YOUR TASK » Return the full listing exactly as it is written.

DATA LISTING »
*****
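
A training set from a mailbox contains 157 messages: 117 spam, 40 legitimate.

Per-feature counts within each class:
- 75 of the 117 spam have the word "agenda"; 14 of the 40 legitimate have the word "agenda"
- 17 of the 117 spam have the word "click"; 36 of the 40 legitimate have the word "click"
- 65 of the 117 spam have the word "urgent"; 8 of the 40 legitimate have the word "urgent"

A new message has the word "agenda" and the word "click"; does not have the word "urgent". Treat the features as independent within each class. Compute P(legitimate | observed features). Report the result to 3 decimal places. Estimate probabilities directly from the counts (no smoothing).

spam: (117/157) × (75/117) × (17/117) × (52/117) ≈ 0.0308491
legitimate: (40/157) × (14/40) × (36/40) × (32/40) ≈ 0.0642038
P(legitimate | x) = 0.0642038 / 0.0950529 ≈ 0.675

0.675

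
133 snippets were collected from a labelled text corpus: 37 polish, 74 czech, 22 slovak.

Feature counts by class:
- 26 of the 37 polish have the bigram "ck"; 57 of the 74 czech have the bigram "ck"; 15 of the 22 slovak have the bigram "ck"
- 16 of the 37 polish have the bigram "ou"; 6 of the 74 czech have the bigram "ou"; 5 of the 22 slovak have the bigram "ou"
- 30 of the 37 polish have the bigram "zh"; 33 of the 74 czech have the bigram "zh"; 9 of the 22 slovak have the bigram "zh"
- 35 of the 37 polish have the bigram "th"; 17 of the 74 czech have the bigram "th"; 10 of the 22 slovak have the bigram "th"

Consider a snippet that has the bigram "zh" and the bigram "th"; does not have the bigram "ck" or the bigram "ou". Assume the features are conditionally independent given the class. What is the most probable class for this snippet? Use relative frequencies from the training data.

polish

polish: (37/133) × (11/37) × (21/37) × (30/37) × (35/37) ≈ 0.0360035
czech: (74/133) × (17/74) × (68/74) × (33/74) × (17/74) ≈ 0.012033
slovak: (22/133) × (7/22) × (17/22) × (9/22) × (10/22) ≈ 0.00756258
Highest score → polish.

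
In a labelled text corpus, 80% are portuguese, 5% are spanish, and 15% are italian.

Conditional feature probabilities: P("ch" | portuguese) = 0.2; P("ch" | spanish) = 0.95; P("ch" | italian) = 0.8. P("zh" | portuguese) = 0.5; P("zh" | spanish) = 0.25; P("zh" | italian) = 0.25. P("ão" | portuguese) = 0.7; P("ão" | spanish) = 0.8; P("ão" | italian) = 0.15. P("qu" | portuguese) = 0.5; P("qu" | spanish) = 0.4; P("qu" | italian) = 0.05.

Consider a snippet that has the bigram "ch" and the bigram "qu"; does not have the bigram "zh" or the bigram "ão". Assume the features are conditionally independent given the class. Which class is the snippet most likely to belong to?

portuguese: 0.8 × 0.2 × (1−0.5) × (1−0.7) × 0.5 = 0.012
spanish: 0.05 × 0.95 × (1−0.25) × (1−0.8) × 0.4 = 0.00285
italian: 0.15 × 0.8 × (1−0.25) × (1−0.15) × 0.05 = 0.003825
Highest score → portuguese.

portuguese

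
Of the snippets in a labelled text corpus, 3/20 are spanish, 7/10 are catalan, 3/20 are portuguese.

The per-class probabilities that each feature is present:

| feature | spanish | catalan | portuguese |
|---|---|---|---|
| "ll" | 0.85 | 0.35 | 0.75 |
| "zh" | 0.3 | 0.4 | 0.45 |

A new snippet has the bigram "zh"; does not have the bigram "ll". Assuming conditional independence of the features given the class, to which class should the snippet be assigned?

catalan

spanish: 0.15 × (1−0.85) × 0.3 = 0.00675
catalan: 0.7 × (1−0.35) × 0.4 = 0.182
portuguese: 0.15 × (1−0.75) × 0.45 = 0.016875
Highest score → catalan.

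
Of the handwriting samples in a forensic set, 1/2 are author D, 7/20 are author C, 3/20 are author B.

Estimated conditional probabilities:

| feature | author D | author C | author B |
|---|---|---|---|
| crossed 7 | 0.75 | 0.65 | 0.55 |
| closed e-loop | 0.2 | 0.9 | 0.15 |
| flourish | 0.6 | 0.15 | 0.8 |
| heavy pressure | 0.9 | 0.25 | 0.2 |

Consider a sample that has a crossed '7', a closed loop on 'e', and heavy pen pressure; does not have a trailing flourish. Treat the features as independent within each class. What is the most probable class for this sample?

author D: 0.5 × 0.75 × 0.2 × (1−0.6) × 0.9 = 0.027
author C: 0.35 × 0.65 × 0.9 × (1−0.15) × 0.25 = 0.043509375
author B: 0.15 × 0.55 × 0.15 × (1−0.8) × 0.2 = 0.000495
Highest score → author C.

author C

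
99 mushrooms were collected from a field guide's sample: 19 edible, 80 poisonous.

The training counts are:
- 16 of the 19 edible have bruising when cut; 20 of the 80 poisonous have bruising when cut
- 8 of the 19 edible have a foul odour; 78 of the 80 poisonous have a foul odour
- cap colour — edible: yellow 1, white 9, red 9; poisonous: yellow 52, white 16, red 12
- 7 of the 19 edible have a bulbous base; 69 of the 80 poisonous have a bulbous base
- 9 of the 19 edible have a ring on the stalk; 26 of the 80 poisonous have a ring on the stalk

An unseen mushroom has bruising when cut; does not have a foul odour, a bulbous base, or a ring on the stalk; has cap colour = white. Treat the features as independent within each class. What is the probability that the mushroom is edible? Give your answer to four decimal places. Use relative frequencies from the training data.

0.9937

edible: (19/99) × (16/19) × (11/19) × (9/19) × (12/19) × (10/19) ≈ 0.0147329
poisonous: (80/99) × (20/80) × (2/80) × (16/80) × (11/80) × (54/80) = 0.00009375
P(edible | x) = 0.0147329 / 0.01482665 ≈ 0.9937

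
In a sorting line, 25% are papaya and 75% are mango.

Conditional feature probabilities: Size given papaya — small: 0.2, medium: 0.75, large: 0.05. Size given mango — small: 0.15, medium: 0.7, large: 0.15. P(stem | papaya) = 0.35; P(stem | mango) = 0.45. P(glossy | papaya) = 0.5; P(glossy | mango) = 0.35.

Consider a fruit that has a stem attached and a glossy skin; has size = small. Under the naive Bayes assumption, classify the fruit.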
*****
SOLUTION TO THIS PROBLEM »
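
A training set from a mailbox contains 157 messages: 117 spam, 40 legitimate.

Per-feature counts within each class:
- 75 of the 117 spam have the word "agenda"; 14 of the 40 legitimate have the word "agenda"
- 17 of the 117 spam have the word "click"; 36 of the 40 legitimate have the word "click"
- 65 of the 117 spam have the word "urgent"; 8 of the 40 legitimate have the word "urgent"

A new message has the word "agenda" and the word "click"; does not have the word "urgent". Treat the features as independent within each class. Compute P(legitimate | observed features). Report the result to 3 decimal places. Estimate probabilities directly from the counts (no smoothing).

spam: (117/157) × (75/117) × (17/117) × (52/117) ≈ 0.0308491
legitimate: (40/157) × (14/40) × (36/40) × (32/40) ≈ 0.0642038
P(legitimate | x) = 0.0642038 / 0.0950529 ≈ 0.675

0.675

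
133 snippets were collected from a labelled text corpus: 37 polish, 74 czech, 22 slovak.

Feature counts by class:
- 26 of the 37 polish have the bigram "ck"; 57 of the 74 czech have the bigram "ck"; 15 of the 22 slovak have the bigram "ck"
- 16 of the 37 polish have the bigram "ou"; 6 of the 74 czech have the bigram "ou"; 5 of the 22 slovak have the bigram "ou"
- 30 of the 37 polish have the bigram "zh"; 33 of the 74 czech have the bigram "zh"; 9 of the 22 slovak have the bigram "zh"
- 35 of the 37 polish have the bigram "th"; 17 of the 74 czech have the bigram "th"; 10 of the 22 slovak have the bigram "th"

Consider a snippet that has the bigram "zh" and the bigram "th"; does not have the bigram "ck" or the bigram "ou". Assume the features are conditionally independent given the class. What is the most probable class for this snippet? Use relative frequencies from the training data.

polish

polish: (37/133) × (11/37) × (21/37) × (30/37) × (35/37) ≈ 0.0360035
czech: (74/133) × (17/74) × (68/74) × (33/74) × (17/74) ≈ 0.012033
slovak: (22/133) × (7/22) × (17/22) × (9/22) × (10/22) ≈ 0.00756258
Highest score → polish.

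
In a labelled text corpus, 80% are portuguese, 5% are spanish, and 15% are italian.

Conditional feature probabilities: P("ch" | portuguese) = 0.2; P("ch" | spanish) = 0.95; P("ch" | italian) = 0.8. P("zh" | portuguese) = 0.5; P("zh" | spanish) = 0.25; P("zh" | italian) = 0.25. P("ão" | portuguese) = 0.7; P("ão" | spanish) = 0.8; P("ão" | italian) = 0.15. P("qu" | portuguese) = 0.5; P("qu" | spanish) = 0.4; P("qu" | italian) = 0.05.

Consider a snippet that has the bigram "ch" and the bigram "qu"; does not have the bigram "zh" or the bigram "ão". Assume the features are conditionally independent given the class. Which class is the snippet most likely to belong to?

portuguese: 0.8 × 0.2 × (1−0.5) × (1−0.7) × 0.5 = 0.012
spanish: 0.05 × 0.95 × (1−0.25) × (1−0.8) × 0.4 = 0.00285
italian: 0.15 × 0.8 × (1−0.25) × (1−0.15) × 0.05 = 0.003825
Highest score → portuguese.

portuguese

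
Of the snippets in a labelled text corpus, 3/20 are spanish, 7/10 are catalan, 3/20 are portuguese.

The per-class probabilities that each feature is present:

| feature | spanish | catalan | portuguese |
|---|---|---|---|
| "ll" | 0.85 | 0.35 | 0.75 |
| "zh" | 0.3 | 0.4 | 0.45 |

A new snippet has the bigram "zh"; does not have the bigram "ll". Assuming conditional independence of the features given the class, to which class should the snippet be assigned?

catalan

spanish: 0.15 × (1−0.85) × 0.3 = 0.00675
catalan: 0.7 × (1−0.35) × 0.4 = 0.182
portuguese: 0.15 × (1−0.75) × 0.45 = 0.016875
Highest score → catalan.

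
Of the handwriting samples in a forensic set, 1/2 are author D, 7/20 are author C, 3/20 are author B.

Estimated conditional probabilities:

| feature | author D | author C | author B |
|---|---|---|---|
| crossed 7 | 0.75 | 0.65 | 0.55 |
| closed e-loop | 0.2 | 0.9 | 0.15 |
| flourish | 0.6 | 0.15 | 0.8 |
| heavy pressure | 0.9 | 0.25 | 0.2 |

Consider a sample that has a crossed '7', a closed loop on 'e', and heavy pen pressure; does not have a trailing flourish. Treat the features as independent within each class. What is the most probable class for this sample?

author D: 0.5 × 0.75 × 0.2 × (1−0.6) × 0.9 = 0.027
author C: 0.35 × 0.65 × 0.9 × (1−0.15) × 0.25 = 0.043509375
author B: 0.15 × 0.55 × 0.15 × (1−0.8) × 0.2 = 0.000495
Highest score → author C.

author C

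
99 mushrooms were collected from a field guide's sample: 19 edible, 80 poisonous.

The training counts are:
- 16 of the 19 edible have bruising when cut; 20 of the 80 poisonous have bruising when cut
- 8 of the 19 edible have a foul odour; 78 of the 80 poisonous have a foul odour
- cap colour — edible: yellow 1, white 9, red 9; poisonous: yellow 52, white 16, red 12
- 7 of the 19 edible have a bulbous base; 69 of the 80 poisonous have a bulbous base
- 9 of the 19 edible have a ring on the stalk; 26 of the 80 poisonous have a ring on the stalk

An unseen mushroom has bruising when cut; does not have a foul odour, a bulbous base, or a ring on the stalk; has cap colour = white. Treat the features as independent within each class. What is the probability that the mushroom is edible? Give your answer to four decimal places. Use relative frequencies from the training data.

0.9937

edible: (19/99) × (16/19) × (11/19) × (9/19) × (12/19) × (10/19) ≈ 0.0147329
poisonous: (80/99) × (20/80) × (2/80) × (16/80) × (11/80) × (54/80) = 0.00009375
P(edible | x) = 0.0147329 / 0.01482665 ≈ 0.9937

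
In a sorting line, 25% are papaya and 75% are mango.

Conditional feature probabilities: Size given papaya — small: 0.2, medium: 0.75, large: 0.05. Size given mango — small: 0.15, medium: 0.7, large: 0.15. P(stem | papaya) = 0.35; P(stem | mango) = 0.45. P(glossy | papaya) = 0.5; P(glossy | mango) = 0.35.

Consider a fruit that has a stem attached and a glossy skin; has size = small. Under the naive Bayes assumption, classify the fruit.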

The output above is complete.